Exercise aim:
The answer must be an exact copy of all the data below.

* * * * * * *

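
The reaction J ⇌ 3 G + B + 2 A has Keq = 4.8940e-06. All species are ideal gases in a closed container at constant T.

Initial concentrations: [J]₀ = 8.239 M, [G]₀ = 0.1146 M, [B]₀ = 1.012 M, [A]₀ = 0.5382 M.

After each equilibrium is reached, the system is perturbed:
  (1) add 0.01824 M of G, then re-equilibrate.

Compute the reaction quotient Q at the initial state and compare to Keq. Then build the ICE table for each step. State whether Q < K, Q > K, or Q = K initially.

Q₀ = 5.3548e-05; Q > K (proceeds reverse)

Q₀ = 5.3548e-05 vs Keq = 4.8940e-06 ⇒ Q>K, reverse
Step 1:
                    J           G           B           A
  Initial       8.239      0.1146       1.012      0.5382
  Change      0.01995    -0.05985    -0.01995     -0.0399
  Equil         8.259     0.05475       0.992      0.4983
  solve Keq expr → x = -0.01995; check Q = 4.8940e-06
Then add 0.01824 M of G.
Step 2:
                    J           G           B           A
  Initial       8.259     0.07299       0.992      0.4983
  Change     0.005753    -0.01726   -0.005753    -0.01151
  Equil         8.265     0.05573      0.9863      0.4868
  solve Keq expr → x = -0.005753; check Q = 4.8940e-06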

* * * * * * *

Response to the task:
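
The reaction J ⇌ 3 G + B + 2 A has Keq = 4.8940e-06. All species are ideal gases in a closed container at constant T.

Initial concentrations: [J]₀ = 8.239 M, [G]₀ = 0.1146 M, [B]₀ = 1.012 M, [A]₀ = 0.5382 M.

After each equilibrium is reached, the system is perturbed:
  (1) add 0.01824 M of G, then re-equilibrate.

Compute the reaction quotient Q at the initial state and compare to Keq. Then build the ICE table for each step. State whether Q < K, Q > K, or Q = K initially.

Q₀ = 5.3548e-05; Q > K (proceeds reverse)

Q₀ = 5.3548e-05 vs Keq = 4.8940e-06 ⇒ Q>K, reverse
Step 1:
                    J           G           B           A
  Initial       8.239      0.1146       1.012      0.5382
  Change      0.01995    -0.05985    -0.01995     -0.0399
  Equil         8.259     0.05475       0.992      0.4983
  solve Keq expr → x = -0.01995; check Q = 4.8940e-06
Then add 0.01824 M of G.
Step 2:
                    J           G           B           A
  Initial       8.259     0.07299       0.992      0.4983
  Change     0.005753    -0.01726   -0.005753    -0.01151
  Equil         8.265     0.05573      0.9863      0.4868
  solve Keq expr → x = -0.005753; check Q = 4.8940e-06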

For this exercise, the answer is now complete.